### Data extract
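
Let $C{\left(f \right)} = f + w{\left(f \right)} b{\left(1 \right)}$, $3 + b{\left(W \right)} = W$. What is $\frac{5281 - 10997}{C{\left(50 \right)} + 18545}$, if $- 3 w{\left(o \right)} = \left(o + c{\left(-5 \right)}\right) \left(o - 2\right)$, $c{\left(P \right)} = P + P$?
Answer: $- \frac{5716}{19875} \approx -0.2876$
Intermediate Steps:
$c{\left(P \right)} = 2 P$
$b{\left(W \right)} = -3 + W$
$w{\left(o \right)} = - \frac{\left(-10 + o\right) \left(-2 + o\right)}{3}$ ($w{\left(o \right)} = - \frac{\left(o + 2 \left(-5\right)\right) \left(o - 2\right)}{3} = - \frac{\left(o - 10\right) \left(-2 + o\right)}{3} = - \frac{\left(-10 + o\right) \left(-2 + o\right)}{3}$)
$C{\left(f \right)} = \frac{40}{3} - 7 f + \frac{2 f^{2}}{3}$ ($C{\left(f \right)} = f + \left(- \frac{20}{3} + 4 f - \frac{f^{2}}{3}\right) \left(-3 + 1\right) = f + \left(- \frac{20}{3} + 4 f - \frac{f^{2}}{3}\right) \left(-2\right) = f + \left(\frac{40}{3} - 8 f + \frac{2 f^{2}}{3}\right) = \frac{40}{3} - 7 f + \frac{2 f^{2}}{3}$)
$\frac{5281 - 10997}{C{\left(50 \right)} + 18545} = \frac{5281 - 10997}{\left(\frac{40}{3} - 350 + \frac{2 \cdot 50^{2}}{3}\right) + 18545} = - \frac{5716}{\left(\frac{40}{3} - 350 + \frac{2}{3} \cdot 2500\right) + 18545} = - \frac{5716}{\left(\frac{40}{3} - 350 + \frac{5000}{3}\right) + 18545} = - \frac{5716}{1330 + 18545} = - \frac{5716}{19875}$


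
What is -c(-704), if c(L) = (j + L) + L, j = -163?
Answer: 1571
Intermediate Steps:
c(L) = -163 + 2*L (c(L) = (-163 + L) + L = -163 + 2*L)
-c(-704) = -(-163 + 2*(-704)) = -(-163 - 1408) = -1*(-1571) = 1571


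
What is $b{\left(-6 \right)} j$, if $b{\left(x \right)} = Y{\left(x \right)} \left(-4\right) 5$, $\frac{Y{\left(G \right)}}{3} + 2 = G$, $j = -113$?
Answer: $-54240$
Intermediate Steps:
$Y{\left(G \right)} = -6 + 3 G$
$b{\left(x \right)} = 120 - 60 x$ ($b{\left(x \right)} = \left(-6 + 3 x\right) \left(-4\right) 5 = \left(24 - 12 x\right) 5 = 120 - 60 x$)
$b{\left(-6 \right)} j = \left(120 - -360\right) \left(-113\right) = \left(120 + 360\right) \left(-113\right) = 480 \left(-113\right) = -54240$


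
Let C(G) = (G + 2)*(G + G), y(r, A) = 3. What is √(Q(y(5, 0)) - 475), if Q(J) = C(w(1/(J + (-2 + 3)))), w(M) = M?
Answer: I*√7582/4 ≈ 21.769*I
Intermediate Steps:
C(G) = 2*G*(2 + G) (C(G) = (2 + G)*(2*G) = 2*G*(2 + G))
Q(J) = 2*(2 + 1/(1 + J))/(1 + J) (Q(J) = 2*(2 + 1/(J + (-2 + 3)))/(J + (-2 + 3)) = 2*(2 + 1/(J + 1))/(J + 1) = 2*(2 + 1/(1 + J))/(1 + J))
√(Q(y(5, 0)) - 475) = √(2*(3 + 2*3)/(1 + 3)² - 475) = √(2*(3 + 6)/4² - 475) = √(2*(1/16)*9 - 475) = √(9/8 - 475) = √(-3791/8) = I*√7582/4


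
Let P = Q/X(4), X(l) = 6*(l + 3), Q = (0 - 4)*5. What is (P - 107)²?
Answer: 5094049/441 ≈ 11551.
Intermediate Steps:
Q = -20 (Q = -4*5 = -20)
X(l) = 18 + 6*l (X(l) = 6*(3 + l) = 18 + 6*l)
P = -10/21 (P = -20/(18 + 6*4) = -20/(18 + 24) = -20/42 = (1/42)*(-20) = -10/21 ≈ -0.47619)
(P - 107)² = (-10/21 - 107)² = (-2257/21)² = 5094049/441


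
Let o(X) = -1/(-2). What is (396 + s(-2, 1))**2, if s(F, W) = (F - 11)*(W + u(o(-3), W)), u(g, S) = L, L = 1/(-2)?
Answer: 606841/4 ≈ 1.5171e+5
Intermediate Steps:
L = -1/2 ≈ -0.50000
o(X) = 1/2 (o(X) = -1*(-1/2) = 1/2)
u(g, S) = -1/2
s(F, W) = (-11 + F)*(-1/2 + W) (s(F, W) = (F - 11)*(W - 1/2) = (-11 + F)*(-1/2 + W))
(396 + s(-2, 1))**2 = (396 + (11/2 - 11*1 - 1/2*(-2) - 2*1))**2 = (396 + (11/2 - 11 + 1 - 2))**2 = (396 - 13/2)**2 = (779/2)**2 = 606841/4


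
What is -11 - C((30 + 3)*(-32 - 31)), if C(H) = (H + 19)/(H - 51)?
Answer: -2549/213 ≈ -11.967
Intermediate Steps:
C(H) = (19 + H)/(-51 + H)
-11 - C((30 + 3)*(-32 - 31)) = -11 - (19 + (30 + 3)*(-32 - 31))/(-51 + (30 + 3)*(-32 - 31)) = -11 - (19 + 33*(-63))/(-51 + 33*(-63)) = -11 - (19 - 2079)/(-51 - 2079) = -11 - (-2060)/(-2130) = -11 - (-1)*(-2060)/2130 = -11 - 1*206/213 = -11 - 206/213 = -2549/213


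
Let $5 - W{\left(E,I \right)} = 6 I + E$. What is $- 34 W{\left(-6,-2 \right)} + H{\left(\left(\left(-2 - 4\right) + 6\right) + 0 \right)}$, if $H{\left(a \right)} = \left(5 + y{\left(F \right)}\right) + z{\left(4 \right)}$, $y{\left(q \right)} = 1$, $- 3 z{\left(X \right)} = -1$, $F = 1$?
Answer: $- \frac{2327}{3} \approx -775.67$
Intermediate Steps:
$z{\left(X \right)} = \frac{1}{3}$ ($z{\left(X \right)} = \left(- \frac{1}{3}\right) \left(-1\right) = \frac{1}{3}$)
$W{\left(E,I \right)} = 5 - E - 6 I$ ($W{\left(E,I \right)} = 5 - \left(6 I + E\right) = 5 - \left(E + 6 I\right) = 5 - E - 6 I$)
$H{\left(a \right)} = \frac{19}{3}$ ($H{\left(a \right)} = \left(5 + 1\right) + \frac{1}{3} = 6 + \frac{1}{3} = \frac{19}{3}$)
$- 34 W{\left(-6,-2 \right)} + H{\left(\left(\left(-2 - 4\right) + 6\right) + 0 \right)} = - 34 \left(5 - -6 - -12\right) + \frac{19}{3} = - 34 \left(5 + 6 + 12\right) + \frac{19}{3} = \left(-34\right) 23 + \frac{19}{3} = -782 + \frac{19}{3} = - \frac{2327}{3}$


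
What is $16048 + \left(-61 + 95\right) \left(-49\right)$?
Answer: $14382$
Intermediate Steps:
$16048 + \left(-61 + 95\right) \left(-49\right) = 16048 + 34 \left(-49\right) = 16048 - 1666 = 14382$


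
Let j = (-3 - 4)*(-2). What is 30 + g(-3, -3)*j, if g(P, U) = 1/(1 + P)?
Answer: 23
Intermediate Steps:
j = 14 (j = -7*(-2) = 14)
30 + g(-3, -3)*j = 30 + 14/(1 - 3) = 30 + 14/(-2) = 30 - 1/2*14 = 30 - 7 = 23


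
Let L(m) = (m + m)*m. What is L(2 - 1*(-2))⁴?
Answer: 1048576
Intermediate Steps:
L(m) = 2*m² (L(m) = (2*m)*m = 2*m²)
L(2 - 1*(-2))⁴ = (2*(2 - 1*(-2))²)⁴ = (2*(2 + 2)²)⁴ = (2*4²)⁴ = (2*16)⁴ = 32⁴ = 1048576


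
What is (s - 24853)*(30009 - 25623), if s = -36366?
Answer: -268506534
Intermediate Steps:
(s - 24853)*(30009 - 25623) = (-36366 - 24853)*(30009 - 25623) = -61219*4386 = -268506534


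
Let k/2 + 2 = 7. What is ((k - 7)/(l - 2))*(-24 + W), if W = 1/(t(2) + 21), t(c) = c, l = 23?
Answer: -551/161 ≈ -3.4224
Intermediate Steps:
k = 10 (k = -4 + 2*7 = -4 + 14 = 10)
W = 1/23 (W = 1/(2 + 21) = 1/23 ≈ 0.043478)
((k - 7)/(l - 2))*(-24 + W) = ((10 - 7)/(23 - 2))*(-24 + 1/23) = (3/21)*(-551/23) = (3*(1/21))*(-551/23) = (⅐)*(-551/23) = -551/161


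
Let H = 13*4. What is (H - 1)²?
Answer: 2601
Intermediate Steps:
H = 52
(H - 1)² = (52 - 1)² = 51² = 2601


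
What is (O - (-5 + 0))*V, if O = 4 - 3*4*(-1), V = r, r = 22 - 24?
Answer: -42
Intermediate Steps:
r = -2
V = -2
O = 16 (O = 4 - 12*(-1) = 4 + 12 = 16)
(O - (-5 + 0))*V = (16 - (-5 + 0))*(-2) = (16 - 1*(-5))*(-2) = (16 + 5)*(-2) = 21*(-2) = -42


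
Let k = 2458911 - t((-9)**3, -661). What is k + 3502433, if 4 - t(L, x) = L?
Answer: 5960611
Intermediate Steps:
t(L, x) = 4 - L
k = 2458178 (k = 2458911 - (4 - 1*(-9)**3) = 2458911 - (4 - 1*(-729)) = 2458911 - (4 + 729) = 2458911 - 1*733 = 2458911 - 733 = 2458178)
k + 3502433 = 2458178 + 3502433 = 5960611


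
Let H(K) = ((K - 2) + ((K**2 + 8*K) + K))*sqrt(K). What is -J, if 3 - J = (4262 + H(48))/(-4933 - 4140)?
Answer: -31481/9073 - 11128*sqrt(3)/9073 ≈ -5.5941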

### Exercise details
Scan the records above for the word "sqrt" and return every line where it occurs.

### Exercise result
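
Let H(K) = ((K - 2) + ((K**2 + 8*K) + K))*sqrt(K). What is -J, if 3 - J = (4262 + H(48))/(-4933 - 4140)?
Answer: -31481/9073 - 11128*sqrt(3)/9073 ≈ -5.5941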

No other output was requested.